(Stored data entries)
====================

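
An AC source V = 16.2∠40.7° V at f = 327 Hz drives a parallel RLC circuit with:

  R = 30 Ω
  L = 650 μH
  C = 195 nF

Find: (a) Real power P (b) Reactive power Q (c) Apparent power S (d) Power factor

Step 1 — Angular frequency: ω = 2π·f = 2π·327 = 2055 rad/s.
Step 2 — Component impedances:
  R: Z = R = 30 Ω
  L: Z = jωL = j·2055·0.00065 = 0 + j1.335 Ω
  C: Z = 1/(jωC) = -j/(ω·C) = 0 - j2496 Ω
Step 3 — Parallel combination: 1/Z_total = 1/R + 1/L + 1/C; Z_total = 0.0594 + j1.334 Ω = 1.335∠87.4° Ω.
Step 4 — Source phasor: V = 16.2∠40.7° V = 12.28 + j10.56 V.
Step 5 — Current: I = V / Z = 8.315 - j8.839 A = 12.14∠-46.7° A.
Step 6 — Complex power: S = V·I* = 8.748 + j196.4 VA.
Step 7 — Real power: P = Re(S) = 8.748 W.
Step 8 — Reactive power: Q = Im(S) = 196.4 VAR.
Step 9 — Apparent power: |S| = 196.6 VA.
Step 10 — Power factor: PF = P/|S| = 0.0445 (lagging).

(a) P = 8.748 W  (b) Q = 196.4 VAR  (c) S = 196.6 VA  (d) PF = 0.0445 (lagging)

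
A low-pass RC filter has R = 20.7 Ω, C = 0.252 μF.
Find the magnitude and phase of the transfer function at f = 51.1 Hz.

Step 1 — Angular frequency: ω = 2π·51.1 = 321.1 rad/s.
Step 2 — Transfer function: H(jω) = 1/(1 + jωRC).
Step 3 — Denominator: 1 + jωRC = 1 + j·321.1·20.7·2.52e-07 = 1 + j0.001675.
Step 4 — H = 1 - j0.001675.
Step 5 — Magnitude: |H| = 1 (-0.0 dB); phase: φ = -0.1°.

|H| = 1 (-0.0 dB), φ = -0.1°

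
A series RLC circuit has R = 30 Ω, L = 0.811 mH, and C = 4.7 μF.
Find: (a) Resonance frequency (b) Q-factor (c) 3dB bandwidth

Step 1 — Resonance: ω₀ = 1/√(LC) = 1/√(0.000811·4.7e-06) = 1.62e+04 rad/s.
Step 2 — f₀ = ω₀/(2π) = 2578 Hz.
Step 3 — Series Q: Q = ω₀L/R = 1.62e+04·0.000811/30 = 0.4379.
Step 4 — Bandwidth: Δω = ω₀/Q = 3.699e+04 rad/s; BW = Δω/(2π) = 5887 Hz.

(a) f₀ = 2578 Hz  (b) Q = 0.4379  (c) BW = 5887 Hz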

====================

● **Required action**
All the entries above should come back exactly as they are written.

● **Exercise solution**
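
An AC source V = 16.2∠40.7° V at f = 327 Hz drives a parallel RLC circuit with:

  R = 30 Ω
  L = 650 μH
  C = 195 nF

Find: (a) Real power P (b) Reactive power Q (c) Apparent power S (d) Power factor

Step 1 — Angular frequency: ω = 2π·f = 2π·327 = 2055 rad/s.
Step 2 — Component impedances:
  R: Z = R = 30 Ω
  L: Z = jωL = j·2055·0.00065 = 0 + j1.335 Ω
  C: Z = 1/(jωC) = -j/(ω·C) = 0 - j2496 Ω
Step 3 — Parallel combination: 1/Z_total = 1/R + 1/L + 1/C; Z_total = 0.0594 + j1.334 Ω = 1.335∠87.4° Ω.
Step 4 — Source phasor: V = 16.2∠40.7° V = 12.28 + j10.56 V.
Step 5 — Current: I = V / Z = 8.315 - j8.839 A = 12.14∠-46.7° A.
Step 6 — Complex power: S = V·I* = 8.748 + j196.4 VA.
Step 7 — Real power: P = Re(S) = 8.748 W.
Step 8 — Reactive power: Q = Im(S) = 196.4 VAR.
Step 9 — Apparent power: |S| = 196.6 VA.
Step 10 — Power factor: PF = P/|S| = 0.0445 (lagging).

(a) P = 8.748 W  (b) Q = 196.4 VAR  (c) S = 196.6 VA  (d) PF = 0.0445 (lagging)

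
A low-pass RC filter has R = 20.7 Ω, C = 0.252 μF.
Find the magnitude and phase of the transfer function at f = 51.1 Hz.

Step 1 — Angular frequency: ω = 2π·51.1 = 321.1 rad/s.
Step 2 — Transfer function: H(jω) = 1/(1 + jωRC).
Step 3 — Denominator: 1 + jωRC = 1 + j·321.1·20.7·2.52e-07 = 1 + j0.001675.
Step 4 — H = 1 - j0.001675.
Step 5 — Magnitude: |H| = 1 (-0.0 dB); phase: φ = -0.1°.

|H| = 1 (-0.0 dB), φ = -0.1°

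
A series RLC circuit has R = 30 Ω, L = 0.811 mH, and C = 4.7 μF.
Find: (a) Resonance frequency (b) Q-factor (c) 3dB bandwidth

Step 1 — Resonance: ω₀ = 1/√(LC) = 1/√(0.000811·4.7e-06) = 1.62e+04 rad/s.
Step 2 — f₀ = ω₀/(2π) = 2578 Hz.
Step 3 — Series Q: Q = ω₀L/R = 1.62e+04·0.000811/30 = 0.4379.
Step 4 — Bandwidth: Δω = ω₀/Q = 3.699e+04 rad/s; BW = Δω/(2π) = 5887 Hz.

(a) f₀ = 2578 Hz  (b) Q = 0.4379  (c) BW = 5887 Hz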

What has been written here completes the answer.